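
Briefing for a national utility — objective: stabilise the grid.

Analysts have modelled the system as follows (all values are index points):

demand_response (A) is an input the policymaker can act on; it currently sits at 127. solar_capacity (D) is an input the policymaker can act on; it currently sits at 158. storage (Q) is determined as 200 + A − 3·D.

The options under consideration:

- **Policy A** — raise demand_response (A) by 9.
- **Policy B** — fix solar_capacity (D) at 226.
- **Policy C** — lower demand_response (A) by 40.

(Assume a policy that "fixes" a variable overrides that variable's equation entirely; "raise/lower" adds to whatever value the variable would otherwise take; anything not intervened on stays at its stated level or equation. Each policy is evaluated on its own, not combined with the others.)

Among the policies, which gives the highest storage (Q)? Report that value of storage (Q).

-138

Policy A (A + 9):
  A = 127 + 9 = 136
  D = 158
  Q = 200 + 136 − 3·158 = -138
Policy B (D := 226):
  A = 127
  D = 226
  Q = 200 + 127 − 3·226 = -351
Policy C (A − 40):
  A = 127 − 40 = 87
  D = 158
  Q = 200 + 87 − 3·158 = -187
Comparing — Policy A: Q=-138, Policy B: Q=-351, Policy C: Q=-187. Highest is -138 (Policy A).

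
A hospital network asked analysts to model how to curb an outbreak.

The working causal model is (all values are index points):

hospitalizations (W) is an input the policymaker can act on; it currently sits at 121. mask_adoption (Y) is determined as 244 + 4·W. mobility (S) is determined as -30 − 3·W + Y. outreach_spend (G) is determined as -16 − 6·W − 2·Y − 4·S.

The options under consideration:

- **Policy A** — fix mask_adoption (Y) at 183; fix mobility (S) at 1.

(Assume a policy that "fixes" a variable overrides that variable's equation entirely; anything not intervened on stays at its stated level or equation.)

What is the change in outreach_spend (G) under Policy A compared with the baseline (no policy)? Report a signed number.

Baseline:
  W = 121
  Y = 244 + 4·121 = 728
  S = -30 − 3·121 + 728 = 335
  G = -16 − 6·121 − 2·728 − 4·335 = -3538
Policy A (Y := 183, S := 1):
  W = 121
  Y = 183
  S = 1
  G = -16 − 6·121 − 2·183 − 4·1 = -1112
Change in G: -1112 − (-3538) = 2426

2426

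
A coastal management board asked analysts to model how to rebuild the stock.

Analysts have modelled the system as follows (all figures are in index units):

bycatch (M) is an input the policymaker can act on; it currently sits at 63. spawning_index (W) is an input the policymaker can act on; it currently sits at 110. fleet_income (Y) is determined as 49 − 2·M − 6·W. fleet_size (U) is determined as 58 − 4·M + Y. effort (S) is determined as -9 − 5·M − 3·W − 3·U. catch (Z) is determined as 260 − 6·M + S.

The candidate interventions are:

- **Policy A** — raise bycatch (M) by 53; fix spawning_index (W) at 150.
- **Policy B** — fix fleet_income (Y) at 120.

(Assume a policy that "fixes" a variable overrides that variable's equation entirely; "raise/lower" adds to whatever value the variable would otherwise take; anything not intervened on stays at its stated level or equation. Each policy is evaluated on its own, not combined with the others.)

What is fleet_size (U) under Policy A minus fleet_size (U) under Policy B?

-1415

Policy A (M + 53, W := 150):
  M = 63 + 53 = 116
  W = 150
  Y = 49 − 2·116 − 6·150 = -1083
  U = 58 − 4·116 + (-1083) = -1489
Policy B (Y := 120):
  M = 63
  W = 110
  Y = 120
  U = 58 − 4·63 + 120 = -74
U: -1489 − (-74) = -1415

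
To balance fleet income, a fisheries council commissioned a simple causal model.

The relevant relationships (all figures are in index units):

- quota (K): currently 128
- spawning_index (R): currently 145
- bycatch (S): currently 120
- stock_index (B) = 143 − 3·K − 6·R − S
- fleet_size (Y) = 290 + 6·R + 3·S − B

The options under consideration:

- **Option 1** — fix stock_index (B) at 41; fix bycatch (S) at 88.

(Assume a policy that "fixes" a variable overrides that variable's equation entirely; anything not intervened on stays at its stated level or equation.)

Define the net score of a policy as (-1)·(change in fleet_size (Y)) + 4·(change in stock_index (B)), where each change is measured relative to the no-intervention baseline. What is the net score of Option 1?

6456

Baseline:
  K = 128
  R = 145
  S = 120
  B = 143 − 3·128 − 6·145 − 120 = -1231
  Y = 290 + 6·145 + 3·120 − (-1231) = 2751
Option 1 (B := 41, S := 88):
  K = 128
  R = 145
  S = 88
  B = 41
  Y = 290 + 6·145 + 3·88 − 41 = 1383
ΔY = 1383 − 2751 = -1368; ΔB = 41 − (-1231) = 1272
Score = (-1)·(-1368) + 4·1272 = 6456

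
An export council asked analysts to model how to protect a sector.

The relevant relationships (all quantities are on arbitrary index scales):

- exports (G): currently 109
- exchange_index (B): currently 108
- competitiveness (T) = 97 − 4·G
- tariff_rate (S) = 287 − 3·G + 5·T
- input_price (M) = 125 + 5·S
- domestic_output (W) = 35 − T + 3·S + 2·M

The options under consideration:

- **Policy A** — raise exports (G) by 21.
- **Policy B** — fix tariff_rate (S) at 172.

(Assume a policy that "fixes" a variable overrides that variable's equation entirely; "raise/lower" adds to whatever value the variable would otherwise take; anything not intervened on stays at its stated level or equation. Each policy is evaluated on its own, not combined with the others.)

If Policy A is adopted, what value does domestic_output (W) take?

-28126

Policy A (G + 21):
  G = 109 + 21 = 130
  T = 97 − 4·130 = -423
  S = 287 − 3·130 + 5·(-423) = -2218
  M = 125 + 5·(-2218) = -10965
  W = 35 − (-423) + 3·(-2218) + 2·(-10965) = -28126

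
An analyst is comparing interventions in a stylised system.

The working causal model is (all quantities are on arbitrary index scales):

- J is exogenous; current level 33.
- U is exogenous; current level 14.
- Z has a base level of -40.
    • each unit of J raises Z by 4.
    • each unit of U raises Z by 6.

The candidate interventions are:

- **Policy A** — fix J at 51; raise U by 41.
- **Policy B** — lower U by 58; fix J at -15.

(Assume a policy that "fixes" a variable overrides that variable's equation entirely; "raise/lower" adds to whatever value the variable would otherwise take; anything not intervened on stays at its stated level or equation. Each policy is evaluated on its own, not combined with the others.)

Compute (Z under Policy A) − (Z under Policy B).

Policy A (J := 51, U + 41):
  J = 51
  U = 14 + 41 = 55
  Z = -40 + 4·51 + 6·55 = 494
Policy B (U − 58, J := -15):
  J = -15
  U = 14 − 58 = -44
  Z = -40 + 4·(-15) + 6·(-44) = -364
Z: 494 − (-364) = 858

858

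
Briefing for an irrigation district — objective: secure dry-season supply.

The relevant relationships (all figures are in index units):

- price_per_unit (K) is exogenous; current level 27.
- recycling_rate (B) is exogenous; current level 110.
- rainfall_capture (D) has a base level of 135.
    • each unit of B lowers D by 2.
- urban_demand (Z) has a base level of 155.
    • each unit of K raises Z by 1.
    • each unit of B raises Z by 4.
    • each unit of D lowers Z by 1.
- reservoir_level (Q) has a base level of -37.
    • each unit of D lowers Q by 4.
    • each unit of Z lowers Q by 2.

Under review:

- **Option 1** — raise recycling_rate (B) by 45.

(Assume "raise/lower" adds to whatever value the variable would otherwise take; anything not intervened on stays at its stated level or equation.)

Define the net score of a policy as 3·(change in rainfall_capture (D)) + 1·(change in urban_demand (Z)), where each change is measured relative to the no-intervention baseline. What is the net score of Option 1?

0

Baseline:
  K = 27
  B = 110
  D = 135 − 2·110 = -85
  Z = 155 + 27 + 4·110 − (-85) = 707
Option 1 (B + 45):
  K = 27
  B = 110 + 45 = 155
  D = 135 − 2·155 = -175
  Z = 155 + 27 + 4·155 − (-175) = 977
ΔD = -175 − (-85) = -90; ΔZ = 977 − 707 = 270
Score = 3·(-90) + 1·270 = 0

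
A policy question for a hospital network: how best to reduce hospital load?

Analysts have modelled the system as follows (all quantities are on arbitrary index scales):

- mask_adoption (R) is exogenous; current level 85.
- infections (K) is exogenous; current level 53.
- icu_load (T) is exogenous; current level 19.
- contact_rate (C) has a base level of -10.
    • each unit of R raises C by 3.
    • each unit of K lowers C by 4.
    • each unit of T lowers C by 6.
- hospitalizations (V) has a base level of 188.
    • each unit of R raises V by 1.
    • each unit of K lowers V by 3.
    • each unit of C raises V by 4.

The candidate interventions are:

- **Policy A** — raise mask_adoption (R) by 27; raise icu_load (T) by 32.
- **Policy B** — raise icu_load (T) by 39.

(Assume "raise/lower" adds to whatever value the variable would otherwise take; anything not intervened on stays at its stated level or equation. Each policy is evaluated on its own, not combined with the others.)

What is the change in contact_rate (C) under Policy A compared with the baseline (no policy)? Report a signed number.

-111

Baseline:
  R = 85
  K = 53
  T = 19
  C = -10 + 3·85 − 4·53 − 6·19 = -81
Policy A (R + 27, T + 32):
  R = 85 + 27 = 112
  K = 53
  T = 19 + 32 = 51
  C = -10 + 3·112 − 4·53 − 6·51 = -192
Change in C: -192 − (-81) = -111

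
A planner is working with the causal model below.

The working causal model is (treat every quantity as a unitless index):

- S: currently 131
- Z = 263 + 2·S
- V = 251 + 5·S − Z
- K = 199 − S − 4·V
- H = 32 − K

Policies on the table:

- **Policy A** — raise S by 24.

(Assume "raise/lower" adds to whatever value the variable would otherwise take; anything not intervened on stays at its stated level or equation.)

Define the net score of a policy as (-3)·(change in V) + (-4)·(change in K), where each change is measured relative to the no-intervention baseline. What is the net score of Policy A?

1032

Baseline:
  S = 131
  Z = 263 + 2·131 = 525
  V = 251 + 5·131 − 525 = 381
  K = 199 − 131 − 4·381 = -1456
Policy A (S + 24):
  S = 131 + 24 = 155
  Z = 263 + 2·155 = 573
  V = 251 + 5·155 − 573 = 453
  K = 199 − 155 − 4·453 = -1768
ΔV = 453 − 381 = 72; ΔK = -1768 − (-1456) = -312
Score = (-3)·72 + (-4)·(-312) = 1032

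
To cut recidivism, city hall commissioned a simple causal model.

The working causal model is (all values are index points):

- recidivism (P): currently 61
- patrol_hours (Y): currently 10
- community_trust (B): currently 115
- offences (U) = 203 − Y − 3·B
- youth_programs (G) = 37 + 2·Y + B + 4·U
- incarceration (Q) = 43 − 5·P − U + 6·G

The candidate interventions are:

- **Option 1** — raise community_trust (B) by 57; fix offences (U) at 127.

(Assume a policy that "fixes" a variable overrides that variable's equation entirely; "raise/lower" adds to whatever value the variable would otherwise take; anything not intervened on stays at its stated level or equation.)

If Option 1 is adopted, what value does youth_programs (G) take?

Option 1 (B + 57, U := 127):
  Y = 10
  B = 115 + 57 = 172
  U = 127
  G = 37 + 2·10 + 172 + 4·127 = 737

737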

Task instructions: Can you repeat, word for word, every line above from the one containing "- mask_adoption (R)" down to the one containing "lowers C by 4.", including both?

Response:
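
- mask_adoption (R) is exogenous; current level 85.
- infections (K) is exogenous; current level 53.
- icu_load (T) is exogenous; current level 19.
- contact_rate (C) has a base level of -10.
    • each unit of R raises C by 3.
    • each unit of K lowers C by 4.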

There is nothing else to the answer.